▶ [Exercise instructions] Exact repetition, please: start with the line where "x'(t) = A x(t) + B u(t)" appears and stop after the final line of the records.

▶ [Source information]
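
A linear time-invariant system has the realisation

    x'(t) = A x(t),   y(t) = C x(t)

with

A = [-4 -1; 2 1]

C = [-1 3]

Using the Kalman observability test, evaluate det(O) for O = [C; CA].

-34

CA = [[10, 4]]
Observability matrix O = [C; CA] = [[-1, 3], [10, 4]]
det(O) = (-1)·4 - 3·10 = -4 - 30 = -34
Since det(O) ≠ 0, rank(O) = 2 and the system is completely observable.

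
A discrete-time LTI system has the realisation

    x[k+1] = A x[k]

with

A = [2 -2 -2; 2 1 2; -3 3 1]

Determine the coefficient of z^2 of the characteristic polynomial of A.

Expand det(zI - A) for the 3×3 matrix.
p(z) = z^3 - 4z^2 - 3z + 12.
(Check: constant term = det(-A) = (-1)^3 det A = 12; coefficient of z^2 = -tr A = -4.)
The coefficient of z^2 is -4.

-4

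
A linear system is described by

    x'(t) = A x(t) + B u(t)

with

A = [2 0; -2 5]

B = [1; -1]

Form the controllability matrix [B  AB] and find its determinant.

AB = [[2], [-7]]
Controllability matrix C = [B  AB] = [[1, 2], [-1, -7]]
det(C) = 1·(-7) - 2·(-1) = -7 - (-2) = -5
Since det(C) ≠ 0, rank(C) = 2 and the system is completely controllable.

-5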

▶ [Task answer]
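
    x'(t) = A x(t) + B u(t)

with

A = [2 0; -2 5]

B = [1; -1]

Form the controllability matrix [B  AB] and find its determinant.

AB = [[2], [-7]]
Controllability matrix C = [B  AB] = [[1, 2], [-1, -7]]
det(C) = 1·(-7) - 2·(-1) = -7 - (-2) = -5
Since det(C) ≠ 0, rank(C) = 2 and the system is completely controllable.

-5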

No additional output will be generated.